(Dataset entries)
* * * * * * * * *

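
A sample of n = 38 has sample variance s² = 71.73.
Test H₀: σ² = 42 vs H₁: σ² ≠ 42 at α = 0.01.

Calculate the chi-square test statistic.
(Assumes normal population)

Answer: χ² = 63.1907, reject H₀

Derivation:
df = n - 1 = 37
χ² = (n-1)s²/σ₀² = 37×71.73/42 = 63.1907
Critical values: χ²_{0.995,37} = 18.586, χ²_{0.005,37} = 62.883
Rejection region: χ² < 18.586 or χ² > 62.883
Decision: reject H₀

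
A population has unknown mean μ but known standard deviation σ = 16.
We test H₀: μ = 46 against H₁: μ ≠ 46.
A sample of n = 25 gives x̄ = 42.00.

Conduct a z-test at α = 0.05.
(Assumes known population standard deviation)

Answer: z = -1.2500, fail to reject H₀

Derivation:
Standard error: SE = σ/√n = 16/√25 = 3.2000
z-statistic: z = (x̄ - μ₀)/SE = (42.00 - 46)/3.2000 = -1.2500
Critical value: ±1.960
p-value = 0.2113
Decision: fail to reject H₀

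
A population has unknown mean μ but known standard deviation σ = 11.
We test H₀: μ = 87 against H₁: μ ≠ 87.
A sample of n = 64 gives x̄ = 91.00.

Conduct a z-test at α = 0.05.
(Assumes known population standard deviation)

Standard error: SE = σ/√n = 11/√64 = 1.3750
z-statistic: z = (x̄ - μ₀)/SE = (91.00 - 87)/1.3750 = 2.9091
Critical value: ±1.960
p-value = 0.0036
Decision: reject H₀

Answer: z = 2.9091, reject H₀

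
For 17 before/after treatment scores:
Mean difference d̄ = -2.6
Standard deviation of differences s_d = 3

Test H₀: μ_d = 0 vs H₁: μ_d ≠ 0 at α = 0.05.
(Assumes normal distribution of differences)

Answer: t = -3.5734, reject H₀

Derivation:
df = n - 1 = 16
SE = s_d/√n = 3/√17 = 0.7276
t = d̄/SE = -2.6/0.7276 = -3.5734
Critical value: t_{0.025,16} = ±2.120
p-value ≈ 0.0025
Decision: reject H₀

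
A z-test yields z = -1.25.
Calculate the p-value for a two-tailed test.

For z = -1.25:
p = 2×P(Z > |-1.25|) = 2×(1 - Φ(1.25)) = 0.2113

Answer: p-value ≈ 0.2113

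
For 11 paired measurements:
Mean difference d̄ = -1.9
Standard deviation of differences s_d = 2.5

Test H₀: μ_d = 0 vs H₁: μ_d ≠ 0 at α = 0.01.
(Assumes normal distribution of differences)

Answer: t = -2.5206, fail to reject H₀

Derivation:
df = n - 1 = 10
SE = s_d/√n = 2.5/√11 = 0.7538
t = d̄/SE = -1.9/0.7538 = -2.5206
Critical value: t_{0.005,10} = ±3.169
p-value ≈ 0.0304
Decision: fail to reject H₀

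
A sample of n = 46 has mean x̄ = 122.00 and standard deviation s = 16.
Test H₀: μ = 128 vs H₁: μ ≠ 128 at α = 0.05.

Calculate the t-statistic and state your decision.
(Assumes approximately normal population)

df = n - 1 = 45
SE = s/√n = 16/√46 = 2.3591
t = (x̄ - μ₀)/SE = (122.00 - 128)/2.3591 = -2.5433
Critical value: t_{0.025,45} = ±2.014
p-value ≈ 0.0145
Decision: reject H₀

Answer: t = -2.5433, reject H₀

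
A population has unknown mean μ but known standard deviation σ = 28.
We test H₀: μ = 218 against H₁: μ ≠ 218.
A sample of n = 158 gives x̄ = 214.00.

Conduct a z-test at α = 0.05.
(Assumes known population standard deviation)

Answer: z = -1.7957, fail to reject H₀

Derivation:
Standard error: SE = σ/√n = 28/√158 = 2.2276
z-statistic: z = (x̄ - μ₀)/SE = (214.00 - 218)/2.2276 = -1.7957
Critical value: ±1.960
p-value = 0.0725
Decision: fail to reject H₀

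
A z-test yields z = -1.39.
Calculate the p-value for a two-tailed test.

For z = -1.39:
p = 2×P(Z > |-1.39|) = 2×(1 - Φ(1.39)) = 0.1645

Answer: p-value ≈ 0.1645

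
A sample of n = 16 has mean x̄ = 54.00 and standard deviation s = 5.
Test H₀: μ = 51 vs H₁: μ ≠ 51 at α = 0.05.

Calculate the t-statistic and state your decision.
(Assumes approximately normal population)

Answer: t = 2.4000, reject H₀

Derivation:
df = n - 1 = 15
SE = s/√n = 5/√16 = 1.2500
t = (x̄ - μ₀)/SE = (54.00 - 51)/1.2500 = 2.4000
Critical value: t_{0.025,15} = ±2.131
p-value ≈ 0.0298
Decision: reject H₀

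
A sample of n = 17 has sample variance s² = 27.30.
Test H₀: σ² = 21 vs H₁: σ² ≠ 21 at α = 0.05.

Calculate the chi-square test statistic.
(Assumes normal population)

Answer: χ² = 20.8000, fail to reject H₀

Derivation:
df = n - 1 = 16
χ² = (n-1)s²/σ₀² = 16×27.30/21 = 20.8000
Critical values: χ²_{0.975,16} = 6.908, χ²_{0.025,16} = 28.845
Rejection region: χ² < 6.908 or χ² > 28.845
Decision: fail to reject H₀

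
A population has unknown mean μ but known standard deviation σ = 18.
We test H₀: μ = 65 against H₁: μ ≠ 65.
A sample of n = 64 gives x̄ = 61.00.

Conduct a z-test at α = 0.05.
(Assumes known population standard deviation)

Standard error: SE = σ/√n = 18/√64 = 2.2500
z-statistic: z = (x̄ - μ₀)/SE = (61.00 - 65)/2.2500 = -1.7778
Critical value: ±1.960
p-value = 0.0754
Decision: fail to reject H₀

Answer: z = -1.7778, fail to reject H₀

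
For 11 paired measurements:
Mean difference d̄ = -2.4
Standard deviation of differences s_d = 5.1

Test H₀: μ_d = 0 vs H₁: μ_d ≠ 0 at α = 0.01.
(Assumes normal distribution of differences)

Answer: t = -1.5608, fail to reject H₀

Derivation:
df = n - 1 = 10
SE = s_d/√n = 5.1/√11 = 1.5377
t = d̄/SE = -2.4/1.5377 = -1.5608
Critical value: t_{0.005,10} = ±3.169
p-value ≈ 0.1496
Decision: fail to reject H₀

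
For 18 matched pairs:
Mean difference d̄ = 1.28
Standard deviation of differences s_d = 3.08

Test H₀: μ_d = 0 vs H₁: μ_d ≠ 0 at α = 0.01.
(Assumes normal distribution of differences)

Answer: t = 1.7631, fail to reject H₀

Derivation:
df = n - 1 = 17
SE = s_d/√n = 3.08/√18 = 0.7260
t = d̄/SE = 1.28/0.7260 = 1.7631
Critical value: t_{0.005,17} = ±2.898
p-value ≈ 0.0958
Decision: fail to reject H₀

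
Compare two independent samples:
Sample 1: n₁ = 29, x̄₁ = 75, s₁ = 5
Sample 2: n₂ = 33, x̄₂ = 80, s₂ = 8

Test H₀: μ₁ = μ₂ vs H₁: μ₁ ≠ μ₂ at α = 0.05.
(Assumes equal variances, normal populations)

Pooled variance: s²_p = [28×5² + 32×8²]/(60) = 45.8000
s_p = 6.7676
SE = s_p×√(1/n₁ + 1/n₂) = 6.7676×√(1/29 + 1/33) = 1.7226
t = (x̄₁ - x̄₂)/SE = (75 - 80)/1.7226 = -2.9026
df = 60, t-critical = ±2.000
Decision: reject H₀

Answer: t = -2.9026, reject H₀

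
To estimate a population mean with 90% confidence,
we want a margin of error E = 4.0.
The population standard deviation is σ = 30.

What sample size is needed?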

* * * * * * * * *

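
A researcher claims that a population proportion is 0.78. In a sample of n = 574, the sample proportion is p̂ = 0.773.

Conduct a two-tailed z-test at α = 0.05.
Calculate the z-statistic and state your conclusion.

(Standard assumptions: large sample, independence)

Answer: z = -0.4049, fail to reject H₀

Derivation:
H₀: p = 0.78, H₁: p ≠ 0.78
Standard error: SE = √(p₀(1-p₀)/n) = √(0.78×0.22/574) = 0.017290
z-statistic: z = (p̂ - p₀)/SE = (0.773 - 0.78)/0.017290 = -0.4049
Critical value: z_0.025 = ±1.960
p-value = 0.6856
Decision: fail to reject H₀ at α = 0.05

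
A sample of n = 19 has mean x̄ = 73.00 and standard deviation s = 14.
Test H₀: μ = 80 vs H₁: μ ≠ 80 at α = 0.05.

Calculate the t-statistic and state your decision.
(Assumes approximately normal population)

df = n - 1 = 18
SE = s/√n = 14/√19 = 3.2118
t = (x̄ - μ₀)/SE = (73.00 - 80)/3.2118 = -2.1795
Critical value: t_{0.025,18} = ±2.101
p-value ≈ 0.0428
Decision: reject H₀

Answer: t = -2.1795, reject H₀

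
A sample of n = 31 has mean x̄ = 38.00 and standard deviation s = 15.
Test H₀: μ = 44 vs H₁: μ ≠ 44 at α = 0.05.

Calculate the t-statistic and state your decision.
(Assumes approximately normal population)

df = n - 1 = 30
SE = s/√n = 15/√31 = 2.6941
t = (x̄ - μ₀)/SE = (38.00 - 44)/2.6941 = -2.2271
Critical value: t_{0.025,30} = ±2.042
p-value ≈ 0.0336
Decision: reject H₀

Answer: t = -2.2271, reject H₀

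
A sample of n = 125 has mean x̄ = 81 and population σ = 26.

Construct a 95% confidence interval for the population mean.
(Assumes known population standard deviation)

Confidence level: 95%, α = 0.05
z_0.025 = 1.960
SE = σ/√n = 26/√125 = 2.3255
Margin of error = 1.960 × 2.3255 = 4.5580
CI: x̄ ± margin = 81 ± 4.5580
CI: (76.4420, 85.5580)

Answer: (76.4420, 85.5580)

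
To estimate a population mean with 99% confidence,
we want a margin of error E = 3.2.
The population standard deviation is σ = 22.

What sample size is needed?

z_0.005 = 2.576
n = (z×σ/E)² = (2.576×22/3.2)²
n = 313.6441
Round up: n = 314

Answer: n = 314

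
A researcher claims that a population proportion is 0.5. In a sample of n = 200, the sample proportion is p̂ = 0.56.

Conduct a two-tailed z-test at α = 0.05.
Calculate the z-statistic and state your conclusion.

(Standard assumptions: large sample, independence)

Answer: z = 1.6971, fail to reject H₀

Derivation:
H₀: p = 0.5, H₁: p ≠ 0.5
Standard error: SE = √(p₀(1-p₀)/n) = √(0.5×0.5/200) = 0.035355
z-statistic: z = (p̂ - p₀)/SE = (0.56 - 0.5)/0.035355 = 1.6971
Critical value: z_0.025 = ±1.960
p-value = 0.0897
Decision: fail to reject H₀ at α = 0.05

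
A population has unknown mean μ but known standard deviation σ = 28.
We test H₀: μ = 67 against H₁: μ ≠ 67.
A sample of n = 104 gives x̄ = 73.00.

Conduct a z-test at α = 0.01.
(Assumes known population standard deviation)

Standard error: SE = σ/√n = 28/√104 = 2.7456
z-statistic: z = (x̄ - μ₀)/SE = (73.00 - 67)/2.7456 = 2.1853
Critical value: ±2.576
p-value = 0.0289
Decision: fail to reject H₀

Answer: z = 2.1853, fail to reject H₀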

* * * * * * * * *

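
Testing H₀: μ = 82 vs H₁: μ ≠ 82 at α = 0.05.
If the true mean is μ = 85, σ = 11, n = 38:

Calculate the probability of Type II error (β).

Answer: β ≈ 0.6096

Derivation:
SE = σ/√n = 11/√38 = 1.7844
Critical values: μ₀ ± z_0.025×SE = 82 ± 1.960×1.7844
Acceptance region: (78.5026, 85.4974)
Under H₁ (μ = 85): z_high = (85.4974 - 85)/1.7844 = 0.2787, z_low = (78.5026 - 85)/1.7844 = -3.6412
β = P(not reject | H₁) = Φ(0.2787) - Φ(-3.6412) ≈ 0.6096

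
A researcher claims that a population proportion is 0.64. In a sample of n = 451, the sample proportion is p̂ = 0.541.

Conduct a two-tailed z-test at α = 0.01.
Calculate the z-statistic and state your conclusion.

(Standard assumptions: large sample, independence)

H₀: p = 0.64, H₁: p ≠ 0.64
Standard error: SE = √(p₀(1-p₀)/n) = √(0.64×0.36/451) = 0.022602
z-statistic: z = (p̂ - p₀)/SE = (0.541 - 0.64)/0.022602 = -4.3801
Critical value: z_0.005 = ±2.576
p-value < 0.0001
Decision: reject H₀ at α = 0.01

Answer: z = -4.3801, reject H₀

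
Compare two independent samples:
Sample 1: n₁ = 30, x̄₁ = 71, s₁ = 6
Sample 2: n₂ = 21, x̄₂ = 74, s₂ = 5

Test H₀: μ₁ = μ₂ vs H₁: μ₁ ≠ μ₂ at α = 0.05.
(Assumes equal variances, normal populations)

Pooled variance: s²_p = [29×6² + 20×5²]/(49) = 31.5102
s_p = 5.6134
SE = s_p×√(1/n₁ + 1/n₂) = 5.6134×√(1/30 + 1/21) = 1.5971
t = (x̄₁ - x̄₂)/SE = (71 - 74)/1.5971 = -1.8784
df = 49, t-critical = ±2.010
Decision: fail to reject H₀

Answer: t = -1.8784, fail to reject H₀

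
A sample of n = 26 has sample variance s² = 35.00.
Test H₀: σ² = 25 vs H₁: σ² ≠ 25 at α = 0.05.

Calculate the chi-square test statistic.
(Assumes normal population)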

* * * * * * * * *

[What this task involves]:
Which lines above include the word "yields"? Pick them out and copy them.

[Final answer]:
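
A z-test yields z = -1.25.
A z-test yields z = -1.39.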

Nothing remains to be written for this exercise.